> [Your instructions]: Output all of the entries exactly as they are given.
Study material Start Marker
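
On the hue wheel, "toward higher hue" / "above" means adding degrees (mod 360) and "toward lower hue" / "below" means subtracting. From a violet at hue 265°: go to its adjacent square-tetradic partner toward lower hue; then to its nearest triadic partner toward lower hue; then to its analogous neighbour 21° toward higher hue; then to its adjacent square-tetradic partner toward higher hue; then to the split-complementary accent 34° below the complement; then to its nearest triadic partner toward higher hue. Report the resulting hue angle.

−90° (square ↓): 265 − 90 = 175°
−120° (triadic ↓): 175 − 120 = 55°
+21° (analog 21° ↑): 55 + 21 = 76°
+90° (square ↑): 76 + 90 = 166°
+146° (split-comp 34° ↓): 166 + 146 = 312°
+120° (triadic ↑): 312 + 120 = 432 → 432 − 360 = 72°

72°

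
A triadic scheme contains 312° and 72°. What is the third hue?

A triad spaces three hues 120° apart.
The full set is {72°, 192°, 312°}.

192°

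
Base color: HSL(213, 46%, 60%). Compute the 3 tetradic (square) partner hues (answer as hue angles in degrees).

A square tetradic scheme places four hues every 90°.
213 + 90 = 303°
213 + 180 = 393 → 393 − 360 = 33°
213 + 270 = 483 → 483 − 360 = 123°

303°, 33°, 123°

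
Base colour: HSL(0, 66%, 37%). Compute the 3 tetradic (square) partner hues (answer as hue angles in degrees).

A square tetradic scheme places four hues every 90°.
0 + 90 = 90°
0 + 180 = 180°
0 + 270 = 270°

90°, 180°, and 270°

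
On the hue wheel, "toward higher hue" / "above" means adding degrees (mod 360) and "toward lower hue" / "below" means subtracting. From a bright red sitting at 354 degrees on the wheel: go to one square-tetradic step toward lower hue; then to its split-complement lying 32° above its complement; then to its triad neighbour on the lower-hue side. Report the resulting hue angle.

356°

354 − 90 = 264°   (square ↓)
264 + 212 = 476 → 476 − 360 = 116°   (split-comp 32° ↑)
116 − 120 = -4 → -4 + 360 = 356°   (triadic ↓)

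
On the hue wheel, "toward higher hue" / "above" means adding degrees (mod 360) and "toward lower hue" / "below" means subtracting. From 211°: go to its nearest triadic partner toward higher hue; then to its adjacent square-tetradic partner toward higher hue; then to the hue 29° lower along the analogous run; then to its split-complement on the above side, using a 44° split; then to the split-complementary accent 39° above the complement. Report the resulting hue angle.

115°

211 + 120 = 331°   (triadic ↑)
331 + 90 = 421 → 421 − 360 = 61°   (square ↑)
61 − 29 = 32°   (analog 29° ↓)
32 + 224 = 256°   (split-comp 44° ↑)
256 + 219 = 475 → 475 − 360 = 115°   (split-comp 39° ↑)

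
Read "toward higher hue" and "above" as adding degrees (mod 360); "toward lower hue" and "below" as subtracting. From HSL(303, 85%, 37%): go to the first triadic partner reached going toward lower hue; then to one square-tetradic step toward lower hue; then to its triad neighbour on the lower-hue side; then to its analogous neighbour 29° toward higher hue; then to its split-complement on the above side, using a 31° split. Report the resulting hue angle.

213°

303 − 120 = 183°   (triadic ↓)
183 − 90 = 93°   (square ↓)
93 − 120 = -27 → -27 + 360 = 333°   (triadic ↓)
333 + 29 = 362 → 362 − 360 = 2°   (analog 29° ↑)
2 + 211 = 213°   (split-comp 31° ↑)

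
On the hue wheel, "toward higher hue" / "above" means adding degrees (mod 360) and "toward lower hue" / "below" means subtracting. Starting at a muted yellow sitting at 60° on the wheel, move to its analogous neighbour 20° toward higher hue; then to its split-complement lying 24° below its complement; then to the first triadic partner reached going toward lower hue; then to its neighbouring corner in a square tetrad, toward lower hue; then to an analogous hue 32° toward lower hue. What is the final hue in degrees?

analog 20° ↑ +20°: 60 + 20 = 80°
split-comp 24° ↓ +156°: 80 + 156 = 236°
triadic ↓ −120°: 236 − 120 = 116°
square ↓ −90°: 116 − 90 = 26°
analog 32° ↓ −32°: 26 − 32 = -6 → -6 + 360 = 354°

354°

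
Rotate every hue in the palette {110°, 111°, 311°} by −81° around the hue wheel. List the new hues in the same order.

29°, 30°, 230°

110 − 81 = 29°
111 − 81 = 30°
311 − 81 = 230°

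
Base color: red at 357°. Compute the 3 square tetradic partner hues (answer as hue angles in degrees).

357 + 90 = 447 → 447 − 360 = 87°
357 + 180 = 537 → 537 − 360 = 177°
357 + 270 = 627 → 627 − 360 = 267°

87°, 177°, 267°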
Study material End Marker
> [Result for this exercise]:
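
On the hue wheel, "toward higher hue" / "above" means adding degrees (mod 360) and "toward lower hue" / "below" means subtracting. From a violet at hue 265°: go to its adjacent square-tetradic partner toward lower hue; then to its nearest triadic partner toward lower hue; then to its analogous neighbour 21° toward higher hue; then to its adjacent square-tetradic partner toward higher hue; then to the split-complementary accent 34° below the complement; then to its nearest triadic partner toward higher hue. Report the resulting hue angle.

−90° (square ↓): 265 − 90 = 175°
−120° (triadic ↓): 175 − 120 = 55°
+21° (analog 21° ↑): 55 + 21 = 76°
+90° (square ↑): 76 + 90 = 166°
+146° (split-comp 34° ↓): 166 + 146 = 312°
+120° (triadic ↑): 312 + 120 = 432 → 432 − 360 = 72°

72°

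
A triadic scheme contains 312° and 72°. What is the third hue?

A triad spaces three hues 120° apart.
The full set is {72°, 192°, 312°}.

192°

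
Base color: HSL(213, 46%, 60%). Compute the 3 tetradic (square) partner hues (answer as hue angles in degrees).

A square tetradic scheme places four hues every 90°.
213 + 90 = 303°
213 + 180 = 393 → 393 − 360 = 33°
213 + 270 = 483 → 483 − 360 = 123°

303°, 33°, 123°

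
Base colour: HSL(0, 66%, 37%). Compute the 3 tetradic (square) partner hues (answer as hue angles in degrees).

A square tetradic scheme places four hues every 90°.
0 + 90 = 90°
0 + 180 = 180°
0 + 270 = 270°

90°, 180°, and 270°

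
On the hue wheel, "toward higher hue" / "above" means adding degrees (mod 360) and "toward lower hue" / "below" means subtracting. From a bright red sitting at 354 degrees on the wheel: go to one square-tetradic step toward lower hue; then to its split-complement lying 32° above its complement; then to its triad neighbour on the lower-hue side. Report the resulting hue angle.

356°

354 − 90 = 264°   (square ↓)
264 + 212 = 476 → 476 − 360 = 116°   (split-comp 32° ↑)
116 − 120 = -4 → -4 + 360 = 356°   (triadic ↓)

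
On the hue wheel, "toward higher hue" / "above" means adding degrees (mod 360) and "toward lower hue" / "below" means subtracting. From 211°: go to its nearest triadic partner toward higher hue; then to its adjacent square-tetradic partner toward higher hue; then to the hue 29° lower along the analogous run; then to its split-complement on the above side, using a 44° split; then to the split-complementary accent 39° above the complement. Report the resulting hue angle.

115°

211 + 120 = 331°   (triadic ↑)
331 + 90 = 421 → 421 − 360 = 61°   (square ↑)
61 − 29 = 32°   (analog 29° ↓)
32 + 224 = 256°   (split-comp 44° ↑)
256 + 219 = 475 → 475 − 360 = 115°   (split-comp 39° ↑)

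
Read "toward higher hue" and "above" as adding degrees (mod 360); "toward lower hue" and "below" as subtracting. From HSL(303, 85%, 37%): go to the first triadic partner reached going toward lower hue; then to one square-tetradic step toward lower hue; then to its triad neighbour on the lower-hue side; then to its analogous neighbour 29° toward higher hue; then to its split-complement on the above side, using a 31° split. Report the resulting hue angle.

213°

303 − 120 = 183°   (triadic ↓)
183 − 90 = 93°   (square ↓)
93 − 120 = -27 → -27 + 360 = 333°   (triadic ↓)
333 + 29 = 362 → 362 − 360 = 2°   (analog 29° ↑)
2 + 211 = 213°   (split-comp 31° ↑)

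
On the hue wheel, "toward higher hue" / "above" means adding degrees (mod 360) and "toward lower hue" / "below" means subtracting. Starting at a muted yellow sitting at 60° on the wheel, move to its analogous neighbour 20° toward higher hue; then to its split-complement lying 24° below its complement; then to the first triadic partner reached going toward lower hue; then to its neighbouring corner in a square tetrad, toward lower hue; then to an analogous hue 32° toward lower hue. What is the final hue in degrees?

analog 20° ↑ +20°: 60 + 20 = 80°
split-comp 24° ↓ +156°: 80 + 156 = 236°
triadic ↓ −120°: 236 − 120 = 116°
square ↓ −90°: 116 − 90 = 26°
analog 32° ↓ −32°: 26 − 32 = -6 → -6 + 360 = 354°

354°

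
Rotate every hue in the palette {110°, 111°, 311°} by −81° around the hue wheel. List the new hues in the same order.

29°, 30°, 230°

110 − 81 = 29°
111 − 81 = 30°
311 − 81 = 230°

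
Base color: red at 357°. Compute the 3 square tetradic partner hues (answer as hue angles in degrees).

357 + 90 = 447 → 447 − 360 = 87°
357 + 180 = 537 → 537 − 360 = 177°
357 + 270 = 627 → 627 − 360 = 267°

87°, 177°, 267°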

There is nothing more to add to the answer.